**ABOUT THIS EXERCISE**
Write the data out again, matching every line exactly.

Start of EXTRACTED RECORDS

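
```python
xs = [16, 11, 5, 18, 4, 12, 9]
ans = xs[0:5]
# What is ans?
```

xs has length 7. The slice xs[0:5] selects indices [0, 1, 2, 3, 4] (0->16, 1->11, 2->5, 3->18, 4->4), giving [16, 11, 5, 18, 4].

[16, 11, 5, 18, 4]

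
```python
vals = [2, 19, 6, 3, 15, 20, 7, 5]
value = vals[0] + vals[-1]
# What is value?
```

vals has length 8. vals[0] = 2.
vals has length 8. Negative index -1 maps to positive index 8 + (-1) = 7. vals[7] = 5.
Sum: 2 + 5 = 7.

7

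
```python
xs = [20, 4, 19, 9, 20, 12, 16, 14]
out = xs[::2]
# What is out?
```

xs has length 8. The slice xs[::2] selects indices [0, 2, 4, 6] (0->20, 2->19, 4->20, 6->16), giving [20, 19, 20, 16].

[20, 19, 20, 16]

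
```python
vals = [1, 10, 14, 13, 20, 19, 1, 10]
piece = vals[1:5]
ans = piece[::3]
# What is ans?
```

vals has length 8. The slice vals[1:5] selects indices [1, 2, 3, 4] (1->10, 2->14, 3->13, 4->20), giving [10, 14, 13, 20]. So piece = [10, 14, 13, 20]. piece has length 4. The slice piece[::3] selects indices [0, 3] (0->10, 3->20), giving [10, 20].

[10, 20]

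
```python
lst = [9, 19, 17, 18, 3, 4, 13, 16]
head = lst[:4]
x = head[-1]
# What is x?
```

lst has length 8. The slice lst[:4] selects indices [0, 1, 2, 3] (0->9, 1->19, 2->17, 3->18), giving [9, 19, 17, 18]. So head = [9, 19, 17, 18]. Then head[-1] = 18.

18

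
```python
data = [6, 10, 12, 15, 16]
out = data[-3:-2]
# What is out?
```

data has length 5. The slice data[-3:-2] selects indices [2] (2->12), giving [12].

[12]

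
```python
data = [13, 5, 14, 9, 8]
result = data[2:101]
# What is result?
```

data has length 5. The slice data[2:101] selects indices [2, 3, 4] (2->14, 3->9, 4->8), giving [14, 9, 8].

[14, 9, 8]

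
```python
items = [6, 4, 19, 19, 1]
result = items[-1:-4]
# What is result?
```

items has length 5. The slice items[-1:-4] resolves to an empty index range, so the result is [].

[]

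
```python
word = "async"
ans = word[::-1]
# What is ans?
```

word has length 5. The slice word[::-1] selects indices [4, 3, 2, 1, 0] (4->'c', 3->'n', 2->'y', 1->'s', 0->'a'), giving 'cnysa'.

'cnysa'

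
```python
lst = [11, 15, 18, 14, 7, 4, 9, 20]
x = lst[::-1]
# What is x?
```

lst has length 8. The slice lst[::-1] selects indices [7, 6, 5, 4, 3, 2, 1, 0] (7->20, 6->9, 5->4, 4->7, 3->14, 2->18, 1->15, 0->11), giving [20, 9, 4, 7, 14, 18, 15, 11].

[20, 9, 4, 7, 14, 18, 15, 11]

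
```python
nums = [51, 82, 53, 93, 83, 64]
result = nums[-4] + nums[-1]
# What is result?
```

nums has length 6. Negative index -4 maps to positive index 6 + (-4) = 2. nums[2] = 53.
nums has length 6. Negative index -1 maps to positive index 6 + (-1) = 5. nums[5] = 64.
Sum: 53 + 64 = 117.

117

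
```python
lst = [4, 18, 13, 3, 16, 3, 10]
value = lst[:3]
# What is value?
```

lst has length 7. The slice lst[:3] selects indices [0, 1, 2] (0->4, 1->18, 2->13), giving [4, 18, 13].

[4, 18, 13]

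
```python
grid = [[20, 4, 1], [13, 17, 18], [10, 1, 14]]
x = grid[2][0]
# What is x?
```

grid[2] = [10, 1, 14]. Taking column 0 of that row yields 10.

10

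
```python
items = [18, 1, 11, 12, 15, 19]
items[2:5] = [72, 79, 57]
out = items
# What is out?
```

items starts as [18, 1, 11, 12, 15, 19] (length 6). The slice items[2:5] covers indices [2, 3, 4] with values [11, 12, 15]. Replacing that slice with [72, 79, 57] (same length) produces [18, 1, 72, 79, 57, 19].

[18, 1, 72, 79, 57, 19]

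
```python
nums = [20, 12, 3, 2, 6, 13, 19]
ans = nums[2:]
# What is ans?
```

nums has length 7. The slice nums[2:] selects indices [2, 3, 4, 5, 6] (2->3, 3->2, 4->6, 5->13, 6->19), giving [3, 2, 6, 13, 19].

[3, 2, 6, 13, 19]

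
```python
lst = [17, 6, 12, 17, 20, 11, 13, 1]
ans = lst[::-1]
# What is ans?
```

lst has length 8. The slice lst[::-1] selects indices [7, 6, 5, 4, 3, 2, 1, 0] (7->1, 6->13, 5->11, 4->20, 3->17, 2->12, 1->6, 0->17), giving [1, 13, 11, 20, 17, 12, 6, 17].

[1, 13, 11, 20, 17, 12, 6, 17]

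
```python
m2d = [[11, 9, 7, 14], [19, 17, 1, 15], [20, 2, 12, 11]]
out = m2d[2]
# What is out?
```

m2d has 3 rows. Row 2 is [20, 2, 12, 11].

[20, 2, 12, 11]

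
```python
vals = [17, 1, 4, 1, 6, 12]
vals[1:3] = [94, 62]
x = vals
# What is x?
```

vals starts as [17, 1, 4, 1, 6, 12] (length 6). The slice vals[1:3] covers indices [1, 2] with values [1, 4]. Replacing that slice with [94, 62] (same length) produces [17, 94, 62, 1, 6, 12].

[17, 94, 62, 1, 6, 12]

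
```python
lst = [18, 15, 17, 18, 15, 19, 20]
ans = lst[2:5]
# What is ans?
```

lst has length 7. The slice lst[2:5] selects indices [2, 3, 4] (2->17, 3->18, 4->15), giving [17, 18, 15].

[17, 18, 15]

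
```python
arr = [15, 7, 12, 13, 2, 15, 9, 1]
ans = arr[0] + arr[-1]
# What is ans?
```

arr has length 8. arr[0] = 15.
arr has length 8. Negative index -1 maps to positive index 8 + (-1) = 7. arr[7] = 1.
Sum: 15 + 1 = 16.

16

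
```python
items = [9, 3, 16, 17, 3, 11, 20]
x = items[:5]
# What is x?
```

items has length 7. The slice items[:5] selects indices [0, 1, 2, 3, 4] (0->9, 1->3, 2->16, 3->17, 4->3), giving [9, 3, 16, 17, 3].

[9, 3, 16, 17, 3]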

End of EXTRACTED RECORDS

**ANSWER TO THE EXERCISE**
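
```python
xs = [16, 11, 5, 18, 4, 12, 9]
ans = xs[0:5]
# What is ans?
```

xs has length 7. The slice xs[0:5] selects indices [0, 1, 2, 3, 4] (0->16, 1->11, 2->5, 3->18, 4->4), giving [16, 11, 5, 18, 4].

[16, 11, 5, 18, 4]

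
```python
vals = [2, 19, 6, 3, 15, 20, 7, 5]
value = vals[0] + vals[-1]
# What is value?
```

vals has length 8. vals[0] = 2.
vals has length 8. Negative index -1 maps to positive index 8 + (-1) = 7. vals[7] = 5.
Sum: 2 + 5 = 7.

7

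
```python
xs = [20, 4, 19, 9, 20, 12, 16, 14]
out = xs[::2]
# What is out?
```

xs has length 8. The slice xs[::2] selects indices [0, 2, 4, 6] (0->20, 2->19, 4->20, 6->16), giving [20, 19, 20, 16].

[20, 19, 20, 16]

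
```python
vals = [1, 10, 14, 13, 20, 19, 1, 10]
piece = vals[1:5]
ans = piece[::3]
# What is ans?
```

vals has length 8. The slice vals[1:5] selects indices [1, 2, 3, 4] (1->10, 2->14, 3->13, 4->20), giving [10, 14, 13, 20]. So piece = [10, 14, 13, 20]. piece has length 4. The slice piece[::3] selects indices [0, 3] (0->10, 3->20), giving [10, 20].

[10, 20]

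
```python
lst = [9, 19, 17, 18, 3, 4, 13, 16]
head = lst[:4]
x = head[-1]
# What is x?
```

lst has length 8. The slice lst[:4] selects indices [0, 1, 2, 3] (0->9, 1->19, 2->17, 3->18), giving [9, 19, 17, 18]. So head = [9, 19, 17, 18]. Then head[-1] = 18.

18

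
```python
data = [6, 10, 12, 15, 16]
out = data[-3:-2]
# What is out?
```

data has length 5. The slice data[-3:-2] selects indices [2] (2->12), giving [12].

[12]

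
```python
data = [13, 5, 14, 9, 8]
result = data[2:101]
# What is result?
```

data has length 5. The slice data[2:101] selects indices [2, 3, 4] (2->14, 3->9, 4->8), giving [14, 9, 8].

[14, 9, 8]

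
```python
items = [6, 4, 19, 19, 1]
result = items[-1:-4]
# What is result?
```

items has length 5. The slice items[-1:-4] resolves to an empty index range, so the result is [].

[]

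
```python
word = "async"
ans = word[::-1]
# What is ans?
```

word has length 5. The slice word[::-1] selects indices [4, 3, 2, 1, 0] (4->'c', 3->'n', 2->'y', 1->'s', 0->'a'), giving 'cnysa'.

'cnysa'

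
```python
lst = [11, 15, 18, 14, 7, 4, 9, 20]
x = lst[::-1]
# What is x?
```

lst has length 8. The slice lst[::-1] selects indices [7, 6, 5, 4, 3, 2, 1, 0] (7->20, 6->9, 5->4, 4->7, 3->14, 2->18, 1->15, 0->11), giving [20, 9, 4, 7, 14, 18, 15, 11].

[20, 9, 4, 7, 14, 18, 15, 11]

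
```python
nums = [51, 82, 53, 93, 83, 64]
result = nums[-4] + nums[-1]
# What is result?
```

nums has length 6. Negative index -4 maps to positive index 6 + (-4) = 2. nums[2] = 53.
nums has length 6. Negative index -1 maps to positive index 6 + (-1) = 5. nums[5] = 64.
Sum: 53 + 64 = 117.

117

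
```python
lst = [4, 18, 13, 3, 16, 3, 10]
value = lst[:3]
# What is value?
```

lst has length 7. The slice lst[:3] selects indices [0, 1, 2] (0->4, 1->18, 2->13), giving [4, 18, 13].

[4, 18, 13]

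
```python
grid = [[20, 4, 1], [13, 17, 18], [10, 1, 14]]
x = grid[2][0]
# What is x?
```

grid[2] = [10, 1, 14]. Taking column 0 of that row yields 10.

10

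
```python
items = [18, 1, 11, 12, 15, 19]
items[2:5] = [72, 79, 57]
out = items
# What is out?
```

items starts as [18, 1, 11, 12, 15, 19] (length 6). The slice items[2:5] covers indices [2, 3, 4] with values [11, 12, 15]. Replacing that slice with [72, 79, 57] (same length) produces [18, 1, 72, 79, 57, 19].

[18, 1, 72, 79, 57, 19]

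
```python
nums = [20, 12, 3, 2, 6, 13, 19]
ans = nums[2:]
# What is ans?
```

nums has length 7. The slice nums[2:] selects indices [2, 3, 4, 5, 6] (2->3, 3->2, 4->6, 5->13, 6->19), giving [3, 2, 6, 13, 19].

[3, 2, 6, 13, 19]

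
```python
lst = [17, 6, 12, 17, 20, 11, 13, 1]
ans = lst[::-1]
# What is ans?
```

lst has length 8. The slice lst[::-1] selects indices [7, 6, 5, 4, 3, 2, 1, 0] (7->1, 6->13, 5->11, 4->20, 3->17, 2->12, 1->6, 0->17), giving [1, 13, 11, 20, 17, 12, 6, 17].

[1, 13, 11, 20, 17, 12, 6, 17]

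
```python
m2d = [[11, 9, 7, 14], [19, 17, 1, 15], [20, 2, 12, 11]]
out = m2d[2]
# What is out?
```

m2d has 3 rows. Row 2 is [20, 2, 12, 11].

[20, 2, 12, 11]

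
```python
vals = [17, 1, 4, 1, 6, 12]
vals[1:3] = [94, 62]
x = vals
# What is x?
```

vals starts as [17, 1, 4, 1, 6, 12] (length 6). The slice vals[1:3] covers indices [1, 2] with values [1, 4]. Replacing that slice with [94, 62] (same length) produces [17, 94, 62, 1, 6, 12].

[17, 94, 62, 1, 6, 12]

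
```python
lst = [18, 15, 17, 18, 15, 19, 20]
ans = lst[2:5]
# What is ans?
```

lst has length 7. The slice lst[2:5] selects indices [2, 3, 4] (2->17, 3->18, 4->15), giving [17, 18, 15].

[17, 18, 15]

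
```python
arr = [15, 7, 12, 13, 2, 15, 9, 1]
ans = arr[0] + arr[-1]
# What is ans?
```

arr has length 8. arr[0] = 15.
arr has length 8. Negative index -1 maps to positive index 8 + (-1) = 7. arr[7] = 1.
Sum: 15 + 1 = 16.

16

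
```python
items = [9, 3, 16, 17, 3, 11, 20]
x = items[:5]
# What is x?
```

items has length 7. The slice items[:5] selects indices [0, 1, 2, 3, 4] (0->9, 1->3, 2->16, 3->17, 4->3), giving [9, 3, 16, 17, 3].

[9, 3, 16, 17, 3]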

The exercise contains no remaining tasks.